Copy exactly, and copy only, the lines from the one bearing "Let f(y) = −3360+1582y−142y²+2y³−2y⁴" through the final line of the records.

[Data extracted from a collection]
****************
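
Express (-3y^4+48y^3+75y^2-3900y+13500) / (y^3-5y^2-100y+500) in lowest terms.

(-3y^2+3y+270)/(y+10)

By polynomial division,
  -3y^4+48y^3+75y^2-3900y+13500 = (-3y+33)(y^3-5y^2-100y+500) + (-60y^2+900y-3000)
  y^3-5y^2-100y+500 = (-(1/60)y-1/6)(-60y^2+900y-3000) + (0)
Last nonzero remainder: -60y^2+900y-3000. Dividing through by -60 gives the monic gcd y^2-15y+50.
Cancel y^2-15y+50 from numerator and denominator to get the reduced form.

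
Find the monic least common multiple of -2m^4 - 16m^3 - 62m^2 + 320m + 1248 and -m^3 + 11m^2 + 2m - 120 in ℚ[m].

m^5 - 2m^4 - 49m^3 - 470m^2 + 976m + 6240

Repeated division with remainder:
  -2m^4 - 16m^3 - 62m^2 + 320m + 1248 = (2m + 38)(-m^3 + 11m^2 + 2m - 120) + (-484m^2 + 484m + 5808)
  -m^3 + 11m^2 + 2m - 120 = ((1/484)m - 5/242)(-484m^2 + 484m + 5808) + (0)
Last nonzero remainder: -484m^2 + 484m + 5808. Dividing through by -484 gives the monic gcd m^2 - m - 12.
Then lcm(f, g) = f·g / gcd(f, g); expanding and making the result monic gives the answer.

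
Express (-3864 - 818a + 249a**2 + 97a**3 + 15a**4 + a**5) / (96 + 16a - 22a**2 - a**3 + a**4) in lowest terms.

Repeated division with remainder:
  a**5 + 15a**4 + 97a**3 + 249a**2 - 818a - 3864 = (a + 16)(a**4 - a**3 - 22a**2 + 16a + 96) + (135a**3 + 585a**2 - 1170a - 5400)
  a**4 - a**3 - 22a**2 + 16a + 96 = ((1/135)a - 16/405)(135a**3 + 585a**2 - 1170a - 5400) + ((88/9)a**2 + (88/9)a - 352/3)
  135a**3 + 585a**2 - 1170a - 5400 = ((1215/88)a + 2025/44)((88/9)a**2 + (88/9)a - 352/3) + (0)
Last nonzero remainder: (88/9)a**2 + (88/9)a - 352/3. Dividing through by 88/9 gives the monic gcd a**2 + a - 12.
Cancel a**2 + a - 12 from numerator and denominator to get the reduced form.

(322 + 95a + 14a**2 + a**3)/(-8 - 2a + a**2)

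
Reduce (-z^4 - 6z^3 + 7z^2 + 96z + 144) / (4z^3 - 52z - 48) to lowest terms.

(-z^2 - 7z - 12)/(4z + 4)

By polynomial division,
  -z^4 - 6z^3 + 7z^2 + 96z + 144 = (-(1/4)z - 3/2)(4z^3 - 52z - 48) + (-6z^2 + 6z + 72)
  4z^3 - 52z - 48 = (-(2/3)z - 2/3)(-6z^2 + 6z + 72) + (0)
Last nonzero remainder: -6z^2 + 6z + 72. Dividing through by -6 gives the monic gcd z^2 - z - 12.
Cancel z^2 - z - 12 from numerator and denominator to get the reduced form.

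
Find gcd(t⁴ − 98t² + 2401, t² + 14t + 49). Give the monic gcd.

By polynomial division,
  t⁴ − 98t² + 2401 = (t² − 14t + 49)(t² + 14t + 49) + (0)
The last nonzero remainder t² + 14t + 49 is already monic.

t² + 14t + 49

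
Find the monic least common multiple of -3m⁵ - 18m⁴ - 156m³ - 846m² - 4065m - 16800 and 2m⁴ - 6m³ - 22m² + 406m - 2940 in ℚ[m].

Euclidean algorithm in ℚ[m]:
  -3m⁵ - 18m⁴ - 156m³ - 846m² - 4065m - 16800 = (-(3/2)m - 27/2)(2m⁴ - 6m³ - 22m² + 406m - 2940) + (-270m³ - 534m² - 2994m - 56490)
  2m⁴ - 6m³ - 22m² + 406m - 2940 = (-(1/135)m + 224/6075)(-270m³ - 534m² - 2994m - 56490) + (-(49588/2025)m² + (198352/2025)m - 347116/405)
  -270m³ - 534m² - 2994m - 56490 = ((273375/24794)m + 1634175/24794)(-(49588/2025)m² + (198352/2025)m - 347116/405) + (0)
Last nonzero remainder: -(49588/2025)m² + (198352/2025)m - 347116/405. Dividing through by -49588/2025 gives the monic gcd m² - 4m + 35.
Then lcm(f, g) = f·g / gcd(f, g); expanding and making the result monic gives the answer.

m⁷ + 7m⁶ + 16m⁵ + 82m⁴ - 547m³ - 4889m² - 51310m - 235200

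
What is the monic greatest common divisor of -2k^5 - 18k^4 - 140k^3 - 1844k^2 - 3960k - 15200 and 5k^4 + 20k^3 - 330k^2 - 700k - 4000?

k^3 + 12k^2 + 30k + 100

By polynomial division,
  -2k^5 - 18k^4 - 140k^3 - 1844k^2 - 3960k - 15200 = (-(2/5)k - 2)(5k^4 + 20k^3 - 330k^2 - 700k - 4000) + (-232k^3 - 2784k^2 - 6960k - 23200)
  5k^4 + 20k^3 - 330k^2 - 700k - 4000 = (-(5/232)k + 5/29)(-232k^3 - 2784k^2 - 6960k - 23200) + (0)
Last nonzero remainder: -232k^3 - 2784k^2 - 6960k - 23200. Dividing through by -232 gives the monic gcd k^3 + 12k^2 + 30k + 100.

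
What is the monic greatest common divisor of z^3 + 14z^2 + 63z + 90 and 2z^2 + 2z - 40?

Repeated division with remainder:
  z^3 + 14z^2 + 63z + 90 = ((1/2)z + 13/2)(2z^2 + 2z - 40) + (70z + 350)
  2z^2 + 2z - 40 = ((1/35)z - 4/35)(70z + 350) + (0)
Last nonzero remainder: 70z + 350. Dividing through by 70 gives the monic gcd z + 5.

z + 5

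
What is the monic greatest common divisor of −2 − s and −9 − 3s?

Euclidean algorithm in ℚ[s]:
  −s − 2 = (1/3)(−3s − 9) + (1)
  −3s − 9 = (−3s − 9)(1) + (0)
The last nonzero remainder is the constant 1, so the polynomials are coprime and gcd = 1.

1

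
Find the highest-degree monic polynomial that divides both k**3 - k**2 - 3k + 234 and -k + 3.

Euclidean algorithm in ℚ[k]:
  k**3 - k**2 - 3k + 234 = (-k**2 - 2k - 3)(-k + 3) + (243)
  -k + 3 = (-(1/243)k + 1/81)(243) + (0)
The last nonzero remainder is the constant 243, so the polynomials are coprime and gcd = 1.

1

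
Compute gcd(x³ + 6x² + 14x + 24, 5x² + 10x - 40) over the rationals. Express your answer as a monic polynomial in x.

x + 4

By polynomial division,
  x³ + 6x² + 14x + 24 = ((1/5)x + 4/5)(5x² + 10x - 40) + (14x + 56)
  5x² + 10x - 40 = ((5/14)x - 5/7)(14x + 56) + (0)
Last nonzero remainder: 14x + 56. Dividing through by 14 gives the monic gcd x + 4.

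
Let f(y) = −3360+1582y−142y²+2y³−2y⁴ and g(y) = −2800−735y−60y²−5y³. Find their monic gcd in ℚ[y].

Apply the Euclidean algorithm:
  −2y⁴+2y³−142y²+1582y−3360 = ((2/5)y−26/5)(−5y³−60y²−735y−2800) + (−160y²−1120y−17920)
  −5y³−60y²−735y−2800 = ((1/32)y+5/32)(−160y²−1120y−17920) + (0)
Last nonzero remainder: −160y²−1120y−17920. Dividing through by −160 gives the monic gcd y²+7y+112.

112+7y+y²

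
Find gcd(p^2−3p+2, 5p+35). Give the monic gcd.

Repeated division with remainder:
  p^2−3p+2 = ((1/5)p−2)(5p+35) + (72)
  5p+35 = ((5/72)p+35/72)(72) + (0)
The last nonzero remainder is the constant 72, so the polynomials are coprime and gcd = 1.

1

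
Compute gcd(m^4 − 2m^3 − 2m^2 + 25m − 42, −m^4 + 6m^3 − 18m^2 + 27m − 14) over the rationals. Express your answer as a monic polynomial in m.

Apply the Euclidean algorithm:
  m^4 − 2m^3 − 2m^2 + 25m − 42 = (−1)(−m^4 + 6m^3 − 18m^2 + 27m − 14) + (4m^3 − 20m^2 + 52m − 56)
  −m^4 + 6m^3 − 18m^2 + 27m − 14 = (−(1/4)m + 1/4)(4m^3 − 20m^2 + 52m − 56) + (0)
Last nonzero remainder: 4m^3 − 20m^2 + 52m − 56. Dividing through by 4 gives the monic gcd m^3 − 5m^2 + 13m − 14.

m^3 − 5m^2 + 13m − 14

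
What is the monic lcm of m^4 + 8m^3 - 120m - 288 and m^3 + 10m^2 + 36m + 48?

Repeated division with remainder:
  m^4 + 8m^3 - 120m - 288 = (m - 2)(m^3 + 10m^2 + 36m + 48) + (-16m^2 - 96m - 192)
  m^3 + 10m^2 + 36m + 48 = (-(1/16)m - 1/4)(-16m^2 - 96m - 192) + (0)
Last nonzero remainder: -16m^2 - 96m - 192. Dividing through by -16 gives the monic gcd m^2 + 6m + 12.
Then lcm(f, g) = f·g / gcd(f, g); expanding and making the result monic gives the answer.

m^5 + 12m^4 + 32m^3 - 120m^2 - 768m - 1152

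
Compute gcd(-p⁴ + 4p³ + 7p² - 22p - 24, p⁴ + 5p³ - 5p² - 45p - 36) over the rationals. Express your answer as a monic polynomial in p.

p² - 2p - 3

Apply the Euclidean algorithm:
  -p⁴ + 4p³ + 7p² - 22p - 24 = (-1)(p⁴ + 5p³ - 5p² - 45p - 36) + (9p³ + 2p² - 67p - 60)
  p⁴ + 5p³ - 5p² - 45p - 36 = ((1/9)p + 43/81)(9p³ + 2p² - 67p - 60) + ((112/81)p² - (224/81)p - 112/27)
  9p³ + 2p² - 67p - 60 = ((729/112)p + 405/28)((112/81)p² - (224/81)p - 112/27) + (0)
Last nonzero remainder: (112/81)p² - (224/81)p - 112/27. Dividing through by 112/81 gives the monic gcd p² - 2p - 3.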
****************
• Task output
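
Let f(y) = −3360+1582y−142y²+2y³−2y⁴ and g(y) = −2800−735y−60y²−5y³. Find their monic gcd in ℚ[y].

Apply the Euclidean algorithm:
  −2y⁴+2y³−142y²+1582y−3360 = ((2/5)y−26/5)(−5y³−60y²−735y−2800) + (−160y²−1120y−17920)
  −5y³−60y²−735y−2800 = ((1/32)y+5/32)(−160y²−1120y−17920) + (0)
Last nonzero remainder: −160y²−1120y−17920. Dividing through by −160 gives the monic gcd y²+7y+112.

112+7y+y²

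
Find gcd(p^2−3p+2, 5p+35). Give the monic gcd.

Repeated division with remainder:
  p^2−3p+2 = ((1/5)p−2)(5p+35) + (72)
  5p+35 = ((5/72)p+35/72)(72) + (0)
The last nonzero remainder is the constant 72, so the polynomials are coprime and gcd = 1.

1

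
Compute gcd(m^4 − 2m^3 − 2m^2 + 25m − 42, −m^4 + 6m^3 − 18m^2 + 27m − 14) over the rationals. Express your answer as a monic polynomial in m.

Apply the Euclidean algorithm:
  m^4 − 2m^3 − 2m^2 + 25m − 42 = (−1)(−m^4 + 6m^3 − 18m^2 + 27m − 14) + (4m^3 − 20m^2 + 52m − 56)
  −m^4 + 6m^3 − 18m^2 + 27m − 14 = (−(1/4)m + 1/4)(4m^3 − 20m^2 + 52m − 56) + (0)
Last nonzero remainder: 4m^3 − 20m^2 + 52m − 56. Dividing through by 4 gives the monic gcd m^3 − 5m^2 + 13m − 14.

m^3 − 5m^2 + 13m − 14

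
What is the monic lcm of m^4 + 8m^3 - 120m - 288 and m^3 + 10m^2 + 36m + 48?

Repeated division with remainder:
  m^4 + 8m^3 - 120m - 288 = (m - 2)(m^3 + 10m^2 + 36m + 48) + (-16m^2 - 96m - 192)
  m^3 + 10m^2 + 36m + 48 = (-(1/16)m - 1/4)(-16m^2 - 96m - 192) + (0)
Last nonzero remainder: -16m^2 - 96m - 192. Dividing through by -16 gives the monic gcd m^2 + 6m + 12.
Then lcm(f, g) = f·g / gcd(f, g); expanding and making the result monic gives the answer.

m^5 + 12m^4 + 32m^3 - 120m^2 - 768m - 1152

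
Compute gcd(-p⁴ + 4p³ + 7p² - 22p - 24, p⁴ + 5p³ - 5p² - 45p - 36) over the rationals. Express your answer as a monic polynomial in p.

p² - 2p - 3

Apply the Euclidean algorithm:
  -p⁴ + 4p³ + 7p² - 22p - 24 = (-1)(p⁴ + 5p³ - 5p² - 45p - 36) + (9p³ + 2p² - 67p - 60)
  p⁴ + 5p³ - 5p² - 45p - 36 = ((1/9)p + 43/81)(9p³ + 2p² - 67p - 60) + ((112/81)p² - (224/81)p - 112/27)
  9p³ + 2p² - 67p - 60 = ((729/112)p + 405/28)((112/81)p² - (224/81)p - 112/27) + (0)
Last nonzero remainder: (112/81)p² - (224/81)p - 112/27. Dividing through by 112/81 gives the monic gcd p² - 2p - 3.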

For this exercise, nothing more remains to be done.